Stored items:
▼▼▼

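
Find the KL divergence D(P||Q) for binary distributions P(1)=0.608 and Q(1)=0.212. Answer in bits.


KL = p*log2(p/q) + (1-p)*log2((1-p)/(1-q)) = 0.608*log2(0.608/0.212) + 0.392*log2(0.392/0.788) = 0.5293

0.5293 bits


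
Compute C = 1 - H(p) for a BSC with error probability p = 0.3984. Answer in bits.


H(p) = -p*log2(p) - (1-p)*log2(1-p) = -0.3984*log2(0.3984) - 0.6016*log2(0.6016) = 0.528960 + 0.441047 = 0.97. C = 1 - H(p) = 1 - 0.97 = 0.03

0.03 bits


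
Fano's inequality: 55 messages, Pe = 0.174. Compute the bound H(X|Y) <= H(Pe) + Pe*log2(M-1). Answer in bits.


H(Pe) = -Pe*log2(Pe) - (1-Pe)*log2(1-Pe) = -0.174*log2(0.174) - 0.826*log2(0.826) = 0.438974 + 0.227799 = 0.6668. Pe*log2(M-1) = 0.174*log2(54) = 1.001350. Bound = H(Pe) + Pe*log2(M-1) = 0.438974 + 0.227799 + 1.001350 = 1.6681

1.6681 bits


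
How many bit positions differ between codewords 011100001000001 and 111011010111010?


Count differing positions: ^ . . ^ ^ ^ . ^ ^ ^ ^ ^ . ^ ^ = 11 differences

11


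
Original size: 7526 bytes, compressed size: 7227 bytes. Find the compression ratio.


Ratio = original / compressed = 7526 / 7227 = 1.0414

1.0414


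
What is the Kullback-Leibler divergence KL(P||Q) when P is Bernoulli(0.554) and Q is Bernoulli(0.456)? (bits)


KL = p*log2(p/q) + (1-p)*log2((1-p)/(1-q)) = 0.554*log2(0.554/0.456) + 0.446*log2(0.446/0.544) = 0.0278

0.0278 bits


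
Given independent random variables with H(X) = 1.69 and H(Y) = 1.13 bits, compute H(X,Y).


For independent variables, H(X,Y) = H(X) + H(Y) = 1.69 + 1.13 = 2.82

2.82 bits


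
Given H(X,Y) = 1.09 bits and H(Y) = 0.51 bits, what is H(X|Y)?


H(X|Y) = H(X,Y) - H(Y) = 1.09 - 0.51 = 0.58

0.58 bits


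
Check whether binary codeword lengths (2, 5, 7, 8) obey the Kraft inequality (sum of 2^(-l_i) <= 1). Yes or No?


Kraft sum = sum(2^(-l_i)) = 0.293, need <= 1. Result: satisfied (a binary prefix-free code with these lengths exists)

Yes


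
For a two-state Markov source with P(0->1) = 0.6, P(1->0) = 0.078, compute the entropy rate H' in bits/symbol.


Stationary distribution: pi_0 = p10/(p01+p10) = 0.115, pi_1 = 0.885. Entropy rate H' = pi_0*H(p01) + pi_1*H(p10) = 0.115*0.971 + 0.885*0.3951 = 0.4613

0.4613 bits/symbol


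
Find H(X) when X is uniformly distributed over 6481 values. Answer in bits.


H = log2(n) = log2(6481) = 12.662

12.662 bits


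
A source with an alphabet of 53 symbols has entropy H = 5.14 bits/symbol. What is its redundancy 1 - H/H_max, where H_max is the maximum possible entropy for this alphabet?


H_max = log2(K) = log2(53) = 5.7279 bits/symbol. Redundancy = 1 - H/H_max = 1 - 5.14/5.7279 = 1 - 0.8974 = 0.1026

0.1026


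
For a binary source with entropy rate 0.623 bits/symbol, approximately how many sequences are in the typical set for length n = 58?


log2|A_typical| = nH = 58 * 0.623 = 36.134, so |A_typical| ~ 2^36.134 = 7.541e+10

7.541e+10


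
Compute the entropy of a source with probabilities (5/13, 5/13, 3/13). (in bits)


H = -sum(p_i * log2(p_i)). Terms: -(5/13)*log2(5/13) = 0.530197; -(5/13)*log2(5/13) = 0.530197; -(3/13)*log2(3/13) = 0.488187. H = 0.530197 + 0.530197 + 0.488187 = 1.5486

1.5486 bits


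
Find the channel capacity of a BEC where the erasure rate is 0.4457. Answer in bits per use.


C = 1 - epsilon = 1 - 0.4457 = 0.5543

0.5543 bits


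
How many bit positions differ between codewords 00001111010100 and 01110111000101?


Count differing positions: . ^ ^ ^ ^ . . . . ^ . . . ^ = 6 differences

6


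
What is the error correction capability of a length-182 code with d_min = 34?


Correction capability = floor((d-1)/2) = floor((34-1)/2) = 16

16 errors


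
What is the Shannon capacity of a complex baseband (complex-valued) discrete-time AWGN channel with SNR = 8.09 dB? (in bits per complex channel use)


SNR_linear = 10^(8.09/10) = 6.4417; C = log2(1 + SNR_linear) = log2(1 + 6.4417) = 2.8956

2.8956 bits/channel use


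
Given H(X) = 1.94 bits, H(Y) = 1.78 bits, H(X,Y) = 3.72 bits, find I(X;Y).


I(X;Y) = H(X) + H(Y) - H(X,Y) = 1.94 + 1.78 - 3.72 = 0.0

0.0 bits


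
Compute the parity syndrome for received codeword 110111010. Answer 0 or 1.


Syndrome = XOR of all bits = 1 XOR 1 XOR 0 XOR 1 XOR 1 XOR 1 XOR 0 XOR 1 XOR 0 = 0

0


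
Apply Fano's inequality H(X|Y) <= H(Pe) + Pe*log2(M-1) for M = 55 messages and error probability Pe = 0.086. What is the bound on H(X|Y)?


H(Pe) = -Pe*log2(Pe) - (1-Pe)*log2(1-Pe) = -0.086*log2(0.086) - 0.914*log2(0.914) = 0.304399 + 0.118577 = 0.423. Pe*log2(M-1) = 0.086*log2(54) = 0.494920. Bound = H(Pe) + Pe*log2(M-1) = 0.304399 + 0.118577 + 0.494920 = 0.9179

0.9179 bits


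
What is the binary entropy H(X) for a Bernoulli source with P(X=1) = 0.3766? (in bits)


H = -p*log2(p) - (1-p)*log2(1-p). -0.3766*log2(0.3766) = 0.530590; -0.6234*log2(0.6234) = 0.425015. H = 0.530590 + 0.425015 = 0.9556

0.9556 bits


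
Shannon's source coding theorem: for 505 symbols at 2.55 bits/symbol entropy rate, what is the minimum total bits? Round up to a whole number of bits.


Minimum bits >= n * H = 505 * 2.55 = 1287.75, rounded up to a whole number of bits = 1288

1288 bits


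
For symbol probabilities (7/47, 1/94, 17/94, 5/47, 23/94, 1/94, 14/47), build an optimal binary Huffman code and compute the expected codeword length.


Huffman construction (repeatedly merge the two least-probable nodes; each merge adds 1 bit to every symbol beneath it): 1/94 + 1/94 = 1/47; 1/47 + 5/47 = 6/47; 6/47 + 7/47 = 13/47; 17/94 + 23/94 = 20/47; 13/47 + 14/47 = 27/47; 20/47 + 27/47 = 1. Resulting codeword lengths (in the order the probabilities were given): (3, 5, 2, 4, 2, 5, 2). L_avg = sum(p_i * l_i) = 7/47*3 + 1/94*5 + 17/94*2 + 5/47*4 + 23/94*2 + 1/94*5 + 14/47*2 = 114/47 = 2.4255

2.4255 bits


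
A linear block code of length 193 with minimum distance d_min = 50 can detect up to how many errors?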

▲▲▲
▼▼▼

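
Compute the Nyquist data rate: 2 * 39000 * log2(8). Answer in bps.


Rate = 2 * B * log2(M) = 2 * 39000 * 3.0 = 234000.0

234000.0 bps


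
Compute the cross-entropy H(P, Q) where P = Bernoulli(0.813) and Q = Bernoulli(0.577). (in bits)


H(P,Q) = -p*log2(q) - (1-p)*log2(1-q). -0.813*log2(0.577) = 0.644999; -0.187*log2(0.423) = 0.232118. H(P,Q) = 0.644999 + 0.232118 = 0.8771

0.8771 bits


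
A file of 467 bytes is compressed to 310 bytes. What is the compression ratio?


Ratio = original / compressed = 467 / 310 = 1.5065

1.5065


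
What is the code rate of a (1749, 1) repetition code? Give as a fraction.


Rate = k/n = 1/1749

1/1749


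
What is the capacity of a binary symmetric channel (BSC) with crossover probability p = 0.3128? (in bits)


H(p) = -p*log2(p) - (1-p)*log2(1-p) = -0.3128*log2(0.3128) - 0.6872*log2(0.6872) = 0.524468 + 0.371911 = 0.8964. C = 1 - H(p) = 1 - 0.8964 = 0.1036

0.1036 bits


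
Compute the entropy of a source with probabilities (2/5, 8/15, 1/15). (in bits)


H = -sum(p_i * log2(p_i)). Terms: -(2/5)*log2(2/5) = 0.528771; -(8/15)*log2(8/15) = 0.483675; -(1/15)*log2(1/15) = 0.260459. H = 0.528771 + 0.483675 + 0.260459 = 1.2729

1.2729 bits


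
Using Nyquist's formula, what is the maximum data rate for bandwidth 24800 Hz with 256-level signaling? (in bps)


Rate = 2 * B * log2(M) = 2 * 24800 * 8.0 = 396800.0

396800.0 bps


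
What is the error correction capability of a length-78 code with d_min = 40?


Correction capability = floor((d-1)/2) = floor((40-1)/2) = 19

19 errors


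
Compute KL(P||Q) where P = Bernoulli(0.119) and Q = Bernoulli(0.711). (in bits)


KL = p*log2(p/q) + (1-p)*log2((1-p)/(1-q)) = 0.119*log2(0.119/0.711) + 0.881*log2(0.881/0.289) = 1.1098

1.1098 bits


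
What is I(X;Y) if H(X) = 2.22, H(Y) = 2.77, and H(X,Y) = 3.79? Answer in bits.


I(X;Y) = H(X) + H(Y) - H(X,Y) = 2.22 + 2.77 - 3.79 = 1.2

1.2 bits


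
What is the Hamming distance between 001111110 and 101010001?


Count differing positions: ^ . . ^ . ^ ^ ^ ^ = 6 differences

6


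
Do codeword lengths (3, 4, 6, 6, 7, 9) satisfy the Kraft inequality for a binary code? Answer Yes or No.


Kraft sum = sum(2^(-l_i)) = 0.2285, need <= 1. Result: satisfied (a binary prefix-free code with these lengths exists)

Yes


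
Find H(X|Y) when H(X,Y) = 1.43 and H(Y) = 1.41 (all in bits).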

▲▲▲

__TASK BRIEF__: Above are the records. Copy the lines beginning at the one that has "Given H(X) = 1.94" and ending with the one that has "A linear block", unchanged.

__YOUR SOLUTION__:
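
Given H(X) = 1.94 bits, H(Y) = 1.78 bits, H(X,Y) = 3.72 bits, find I(X;Y).


I(X;Y) = H(X) + H(Y) - H(X,Y) = 1.94 + 1.78 - 3.72 = 0.0

0.0 bits


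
Compute the parity syndrome for received codeword 110111010. Answer 0 or 1.


Syndrome = XOR of all bits = 1 XOR 1 XOR 0 XOR 1 XOR 1 XOR 1 XOR 0 XOR 1 XOR 0 = 0

0


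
Apply Fano's inequality H(X|Y) <= H(Pe) + Pe*log2(M-1) for M = 55 messages and error probability Pe = 0.086. What is the bound on H(X|Y)?


H(Pe) = -Pe*log2(Pe) - (1-Pe)*log2(1-Pe) = -0.086*log2(0.086) - 0.914*log2(0.914) = 0.304399 + 0.118577 = 0.423. Pe*log2(M-1) = 0.086*log2(54) = 0.494920. Bound = H(Pe) + Pe*log2(M-1) = 0.304399 + 0.118577 + 0.494920 = 0.9179

0.9179 bits


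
What is the binary entropy H(X) for a Bernoulli source with P(X=1) = 0.3766? (in bits)


H = -p*log2(p) - (1-p)*log2(1-p). -0.3766*log2(0.3766) = 0.530590; -0.6234*log2(0.6234) = 0.425015. H = 0.530590 + 0.425015 = 0.9556

0.9556 bits


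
Shannon's source coding theorem: for 505 symbols at 2.55 bits/symbol entropy rate, what is the minimum total bits? Round up to a whole number of bits.


Minimum bits >= n * H = 505 * 2.55 = 1287.75, rounded up to a whole number of bits = 1288

1288 bits


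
For symbol probabilities (7/47, 1/94, 17/94, 5/47, 23/94, 1/94, 14/47), build an optimal binary Huffman code and compute the expected codeword length.


Huffman construction (repeatedly merge the two least-probable nodes; each merge adds 1 bit to every symbol beneath it): 1/94 + 1/94 = 1/47; 1/47 + 5/47 = 6/47; 6/47 + 7/47 = 13/47; 17/94 + 23/94 = 20/47; 13/47 + 14/47 = 27/47; 20/47 + 27/47 = 1. Resulting codeword lengths (in the order the probabilities were given): (3, 5, 2, 4, 2, 5, 2). L_avg = sum(p_i * l_i) = 7/47*3 + 1/94*5 + 17/94*2 + 5/47*4 + 23/94*2 + 1/94*5 + 14/47*2 = 114/47 = 2.4255

2.4255 bits


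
A linear block code of length 193 with minimum distance d_min = 50 can detect up to how many errors?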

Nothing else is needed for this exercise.